* [Prompt]: Every line of the data is to be transcribed without error.

* [Data supplied]:
——————————
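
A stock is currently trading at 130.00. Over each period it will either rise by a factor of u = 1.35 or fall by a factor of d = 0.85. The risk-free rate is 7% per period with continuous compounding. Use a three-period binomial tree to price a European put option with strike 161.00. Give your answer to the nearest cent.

Risk-neutral probability p = (e^0.07 − 0.85)/(1.35 − 0.85) = 0.2225/0.5000 = 0.4450
Terminal stock prices: S_uuu = 319.8, S_uud = 201.4, S_udd = 126.8, S_ddd = 79.84
Terminal payoffs (K − S): max(-158.8, 0) = 0, max(-40.39, 0) = 0, max(34.2, 0) = 34.2, max(81.16, 0) = 81.16
Node uu (S = 236.9): V_uu = e^(−0.07)·[0.4450·0.0000 + 0.5550·0.0000] = 0.0000
Node ud (S = 149.2): V_ud = e^(−0.07)·[0.4450·0.0000 + 0.5550·34.2013] = 17.6979
Node dd (S = 93.92): V_dd = e^(−0.07)·[0.4450·34.2013 + 0.5550·81.1638] = 56.1904
Node u (S = 175.5): V_u = e^(−0.07)·[0.4450·0.0000 + 0.5550·17.6979] = 9.1580
Node d (S = 110.5): V_d = e^(−0.07)·[0.4450·17.6979 + 0.5550·56.1904] = 36.4199
Node 0 (S = 130): V_0 = e^(−0.07)·[0.4450·9.1580 + 0.5550·36.4199] = 22.6459

22.65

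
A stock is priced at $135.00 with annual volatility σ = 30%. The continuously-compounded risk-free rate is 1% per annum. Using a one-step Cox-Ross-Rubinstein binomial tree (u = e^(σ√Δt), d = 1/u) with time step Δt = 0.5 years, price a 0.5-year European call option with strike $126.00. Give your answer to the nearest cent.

CRR parameters: u = e^(σ√Δt) = e^(0.3·√0.5) = 1.2363, d = 1/u = 0.8089
Per-period rate: rΔt = 0.01·0.5 = 0.005, so R = e^0.005 = 1.0050
Risk-neutral probability p = (e^0.005 − 0.8089)/(1.2363 − 0.8089) = 0.1962/0.4275 = 0.4589
Terminal stock prices: S_u = 166.9, S_d = 109.2
Terminal payoffs (S − K): max(40.9, 0) = 40.9, max(-16.8, 0) = 0
Node 0 (S = 135): V_0 = e^(−0.005)·[0.4589·40.9020 + 0.5411·0.0000] = 18.6760

$18.68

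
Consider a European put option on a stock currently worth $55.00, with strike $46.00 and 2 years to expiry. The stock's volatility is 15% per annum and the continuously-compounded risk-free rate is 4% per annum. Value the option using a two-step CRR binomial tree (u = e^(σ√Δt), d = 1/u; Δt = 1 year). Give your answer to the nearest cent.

CRR parameters: u = e^(σ√Δt) = e^(0.15·√1) = 1.1618, d = 1/u = 0.8607
Per-period rate: rΔt = 0.04·1 = 0.04, so R = e^0.04 = 1.0408
Risk-neutral probability p = (e^0.04 − 0.8607)/(1.1618 − 0.8607) = 0.1801/0.3011 = 0.5981
Terminal stock prices: S_uu = 74.24, S_ud = 55, S_dd = 40.75
Terminal payoffs (K − S): max(-28.24, 0) = 0, max(-9, 0) = 0, max(5.255, 0) = 5.255
Node u (S = 63.9): V_u = e^(−0.04)·[0.5981·0.0000 + 0.4019·0.0000] = 0.0000
Node d (S = 47.34): V_d = e^(−0.04)·[0.5981·0.0000 + 0.4019·5.2550] = 2.0292
Node 0 (S = 55): V_0 = e^(−0.04)·[0.5981·0.0000 + 0.4019·2.0292] = 0.7836

$0.78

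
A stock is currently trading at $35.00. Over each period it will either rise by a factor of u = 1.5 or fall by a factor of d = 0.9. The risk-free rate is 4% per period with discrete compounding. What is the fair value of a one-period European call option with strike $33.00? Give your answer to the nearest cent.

$4.38

Risk-neutral probability p = (1 + 0.04 − 0.9)/(1.5 − 0.9) = 0.1400/0.6000 = 0.2333
Terminal stock prices: S_u = 52.5, S_d = 31.5
Terminal payoffs (S − K): max(19.5, 0) = 19.5, max(-1.5, 0) = 0
Node 0 (S = 35): V_0 = 1/1.04·[0.2333·19.5000 + 0.7667·0.0000] = 4.3750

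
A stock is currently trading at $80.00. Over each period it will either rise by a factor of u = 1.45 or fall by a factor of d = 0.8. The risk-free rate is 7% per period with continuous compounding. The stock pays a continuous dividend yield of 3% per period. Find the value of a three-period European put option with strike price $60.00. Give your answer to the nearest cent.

$3.85

Per-period risk-free factor R = e^0.07 = 1.0725; dividend-adjusted growth = e^(0.07−0.03) = 1.0408.
Risk-neutral probability p = (1.0408 − 0.8)/(1.45 − 0.8) = 0.2408/0.6500 = 0.3705
Terminal stock prices: S_uuu = 243.9, S_uud = 134.6, S_udd = 74.24, S_ddd = 40.96
Terminal payoffs (K − S): max(-183.9, 0) = 0, max(-74.56, 0) = 0, max(-14.24, 0) = 0, max(19.04, 0) = 19.04
Node uu (S = 168.2): V_uu = e^(−0.07)·[0.3705·0.0000 + 0.6295·0.0000] = 0.0000
Node ud (S = 92.8): V_ud = e^(−0.07)·[0.3705·0.0000 + 0.6295·0.0000] = 0.0000
Node dd (S = 51.2): V_dd = e^(−0.07)·[0.3705·0.0000 + 0.6295·19.0400] = 11.1758
Node u (S = 116): V_u = e^(−0.07)·[0.3705·0.0000 + 0.6295·0.0000] = 0.0000
Node d (S = 64): V_d = e^(−0.07)·[0.3705·0.0000 + 0.6295·11.1758] = 6.5598
Node 0 (S = 80): V_0 = e^(−0.07)·[0.3705·0.0000 + 0.6295·6.5598] = 3.8503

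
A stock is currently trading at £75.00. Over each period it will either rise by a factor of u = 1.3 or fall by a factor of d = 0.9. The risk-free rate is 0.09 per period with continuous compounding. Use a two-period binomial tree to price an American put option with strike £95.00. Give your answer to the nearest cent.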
——————————
* [Your solution]:
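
A stock is currently trading at 130.00. Over each period it will either rise by a factor of u = 1.35 or fall by a factor of d = 0.85. The risk-free rate is 7% per period with continuous compounding. Use a three-period binomial tree to price a European put option with strike 161.00. Give your answer to the nearest cent.

Risk-neutral probability p = (e^0.07 − 0.85)/(1.35 − 0.85) = 0.2225/0.5000 = 0.4450
Terminal stock prices: S_uuu = 319.8, S_uud = 201.4, S_udd = 126.8, S_ddd = 79.84
Terminal payoffs (K − S): max(-158.8, 0) = 0, max(-40.39, 0) = 0, max(34.2, 0) = 34.2, max(81.16, 0) = 81.16
Node uu (S = 236.9): V_uu = e^(−0.07)·[0.4450·0.0000 + 0.5550·0.0000] = 0.0000
Node ud (S = 149.2): V_ud = e^(−0.07)·[0.4450·0.0000 + 0.5550·34.2013] = 17.6979
Node dd (S = 93.92): V_dd = e^(−0.07)·[0.4450·34.2013 + 0.5550·81.1638] = 56.1904
Node u (S = 175.5): V_u = e^(−0.07)·[0.4450·0.0000 + 0.5550·17.6979] = 9.1580
Node d (S = 110.5): V_d = e^(−0.07)·[0.4450·17.6979 + 0.5550·56.1904] = 36.4199
Node 0 (S = 130): V_0 = e^(−0.07)·[0.4450·9.1580 + 0.5550·36.4199] = 22.6459

22.65

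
A stock is priced at $135.00 with annual volatility σ = 30%. The continuously-compounded risk-free rate is 1% per annum. Using a one-step Cox-Ross-Rubinstein binomial tree (u = e^(σ√Δt), d = 1/u) with time step Δt = 0.5 years, price a 0.5-year European call option with strike $126.00. Give your answer to the nearest cent.

CRR parameters: u = e^(σ√Δt) = e^(0.3·√0.5) = 1.2363, d = 1/u = 0.8089
Per-period rate: rΔt = 0.01·0.5 = 0.005, so R = e^0.005 = 1.0050
Risk-neutral probability p = (e^0.005 − 0.8089)/(1.2363 − 0.8089) = 0.1962/0.4275 = 0.4589
Terminal stock prices: S_u = 166.9, S_d = 109.2
Terminal payoffs (S − K): max(40.9, 0) = 40.9, max(-16.8, 0) = 0
Node 0 (S = 135): V_0 = e^(−0.005)·[0.4589·40.9020 + 0.5411·0.0000] = 18.6760

$18.68

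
Consider a European put option on a stock currently worth $55.00, with strike $46.00 and 2 years to expiry. The stock's volatility is 15% per annum and the continuously-compounded risk-free rate is 4% per annum. Value the option using a two-step CRR binomial tree (u = e^(σ√Δt), d = 1/u; Δt = 1 year). Give your answer to the nearest cent.

CRR parameters: u = e^(σ√Δt) = e^(0.15·√1) = 1.1618, d = 1/u = 0.8607
Per-period rate: rΔt = 0.04·1 = 0.04, so R = e^0.04 = 1.0408
Risk-neutral probability p = (e^0.04 − 0.8607)/(1.1618 − 0.8607) = 0.1801/0.3011 = 0.5981
Terminal stock prices: S_uu = 74.24, S_ud = 55, S_dd = 40.75
Terminal payoffs (K − S): max(-28.24, 0) = 0, max(-9, 0) = 0, max(5.255, 0) = 5.255
Node u (S = 63.9): V_u = e^(−0.04)·[0.5981·0.0000 + 0.4019·0.0000] = 0.0000
Node d (S = 47.34): V_d = e^(−0.04)·[0.5981·0.0000 + 0.4019·5.2550] = 2.0292
Node 0 (S = 55): V_0 = e^(−0.04)·[0.5981·0.0000 + 0.4019·2.0292] = 0.7836

$0.78

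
A stock is currently trading at $35.00. Over each period it will either rise by a factor of u = 1.5 or fall by a factor of d = 0.9. The risk-free rate is 4% per period with discrete compounding. What is the fair value of a one-period European call option with strike $33.00? Give your answer to the nearest cent.

$4.38

Risk-neutral probability p = (1 + 0.04 − 0.9)/(1.5 − 0.9) = 0.1400/0.6000 = 0.2333
Terminal stock prices: S_u = 52.5, S_d = 31.5
Terminal payoffs (S − K): max(19.5, 0) = 19.5, max(-1.5, 0) = 0
Node 0 (S = 35): V_0 = 1/1.04·[0.2333·19.5000 + 0.7667·0.0000] = 4.3750

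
A stock is currently trading at $80.00. Over each period it will either rise by a factor of u = 1.45 or fall by a factor of d = 0.8. The risk-free rate is 7% per period with continuous compounding. The stock pays a continuous dividend yield of 3% per period. Find the value of a three-period European put option with strike price $60.00. Give your answer to the nearest cent.

$3.85

Per-period risk-free factor R = e^0.07 = 1.0725; dividend-adjusted growth = e^(0.07−0.03) = 1.0408.
Risk-neutral probability p = (1.0408 − 0.8)/(1.45 − 0.8) = 0.2408/0.6500 = 0.3705
Terminal stock prices: S_uuu = 243.9, S_uud = 134.6, S_udd = 74.24, S_ddd = 40.96
Terminal payoffs (K − S): max(-183.9, 0) = 0, max(-74.56, 0) = 0, max(-14.24, 0) = 0, max(19.04, 0) = 19.04
Node uu (S = 168.2): V_uu = e^(−0.07)·[0.3705·0.0000 + 0.6295·0.0000] = 0.0000
Node ud (S = 92.8): V_ud = e^(−0.07)·[0.3705·0.0000 + 0.6295·0.0000] = 0.0000
Node dd (S = 51.2): V_dd = e^(−0.07)·[0.3705·0.0000 + 0.6295·19.0400] = 11.1758
Node u (S = 116): V_u = e^(−0.07)·[0.3705·0.0000 + 0.6295·0.0000] = 0.0000
Node d (S = 64): V_d = e^(−0.07)·[0.3705·0.0000 + 0.6295·11.1758] = 6.5598
Node 0 (S = 80): V_0 = e^(−0.07)·[0.3705·0.0000 + 0.6295·6.5598] = 3.8503

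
A stock is currently trading at £75.00. Over each period it will either rise by a factor of u = 1.3 or fall by a factor of d = 0.9. The risk-free rate is 0.09 per period with continuous compounding. Use a two-period binomial tree to price an American put option with strike £95.00. Give your answer to the nearest cent.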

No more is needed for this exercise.